··· Source material

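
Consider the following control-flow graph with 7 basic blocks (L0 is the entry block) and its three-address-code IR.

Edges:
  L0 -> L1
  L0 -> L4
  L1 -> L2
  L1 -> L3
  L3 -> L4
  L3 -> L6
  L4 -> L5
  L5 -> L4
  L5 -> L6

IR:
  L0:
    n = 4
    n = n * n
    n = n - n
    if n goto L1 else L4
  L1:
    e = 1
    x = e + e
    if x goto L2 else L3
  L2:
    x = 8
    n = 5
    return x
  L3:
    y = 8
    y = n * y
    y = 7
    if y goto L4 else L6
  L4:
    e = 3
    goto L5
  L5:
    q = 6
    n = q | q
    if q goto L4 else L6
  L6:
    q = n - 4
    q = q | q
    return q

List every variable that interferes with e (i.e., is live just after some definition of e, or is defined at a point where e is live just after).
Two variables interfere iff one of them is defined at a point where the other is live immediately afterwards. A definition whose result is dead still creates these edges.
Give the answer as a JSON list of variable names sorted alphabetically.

Block summaries:
  L0 def {n} use ∅
  L1 def {e,x} use ∅
  L2 def {n,x} use ∅
  L3 def {y} use {n}
  L4 def {e} use ∅
  L5 def {n,q} use ∅
  L6 def {q} use {n}

Backward fixpoint:
  live L0: ∅→{n}
  live L1: {n}→{n}
  live L2: ∅→∅
  live L3: {n}→{n}
  live L4: ∅→∅
  live L5: ∅→{n}
  live L6: {n}→∅

Interference:
  e: {n}
  n: {e,q,x,y}
  q: {n}
  x: {n}
  y: {n}

N(e) = ["n"]

Answer: ["n"]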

······

▶ **What you are asked to do**
Reproduce the material above in full, exactly.

▶ **Solution**
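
Consider the following control-flow graph with 7 basic blocks (L0 is the entry block) and its three-address-code IR.

Edges:
  L0 -> L1
  L0 -> L4
  L1 -> L2
  L1 -> L3
  L3 -> L4
  L3 -> L6
  L4 -> L5
  L5 -> L4
  L5 -> L6

IR:
  L0:
    n = 4
    n = n * n
    n = n - n
    if n goto L1 else L4
  L1:
    e = 1
    x = e + e
    if x goto L2 else L3
  L2:
    x = 8
    n = 5
    return x
  L3:
    y = 8
    y = n * y
    y = 7
    if y goto L4 else L6
  L4:
    e = 3
    goto L5
  L5:
    q = 6
    n = q | q
    if q goto L4 else L6
  L6:
    q = n - 4
    q = q | q
    return q

List every variable that interferes with e (i.e., is live just after some definition of e, or is defined at a point where e is live just after).
Two variables interfere iff one of them is defined at a point where the other is live immediately afterwards. A definition whose result is dead still creates these edges.
Give the answer as a JSON list of variable names sorted alphabetically.

Block summaries:
  L0 def {n} use ∅
  L1 def {e,x} use ∅
  L2 def {n,x} use ∅
  L3 def {y} use {n}
  L4 def {e} use ∅
  L5 def {n,q} use ∅
  L6 def {q} use {n}

Backward fixpoint:
  live L0: ∅→{n}
  live L1: {n}→{n}
  live L2: ∅→∅
  live L3: {n}→{n}
  live L4: ∅→∅
  live L5: ∅→{n}
  live L6: {n}→∅

Interference:
  e: {n}
  n: {e,q,x,y}
  q: {n}
  x: {n}
  y: {n}

N(e) = ["n"]

Answer: ["n"]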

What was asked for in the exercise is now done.